### Provided data
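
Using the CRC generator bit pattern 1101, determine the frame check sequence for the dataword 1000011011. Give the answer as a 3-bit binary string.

Append 3 zeros: 1000011011000. Divide by 1101 (XOR where the leading bit is 1):
  pos 0: 1000 XOR 1101 = 0101
  pos 1: 1010 XOR 1101 = 0111
  pos 2: 1111 XOR 1101 = 0010
  pos 4: 1010 XOR 1101 = 0111
  pos 5: 1111 XOR 1101 = 0010
  pos 7: 1010 XOR 1101 = 0111
  pos 8: 1110 XOR 1101 = 0011
Remainder (last 3 bits) = 110. This is the CRC / FCS.

110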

### What to produce
Go through the material above line by line and copy it exactly.

### Written response
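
Using the CRC generator bit pattern 1101, determine the frame check sequence for the dataword 1000011011. Give the answer as a 3-bit binary string.

Append 3 zeros: 1000011011000. Divide by 1101 (XOR where the leading bit is 1):
  pos 0: 1000 XOR 1101 = 0101
  pos 1: 1010 XOR 1101 = 0111
  pos 2: 1111 XOR 1101 = 0010
  pos 4: 1010 XOR 1101 = 0111
  pos 5: 1111 XOR 1101 = 0010
  pos 7: 1010 XOR 1101 = 0111
  pos 8: 1110 XOR 1101 = 0011
Remainder (last 3 bits) = 110. This is the CRC / FCS.

110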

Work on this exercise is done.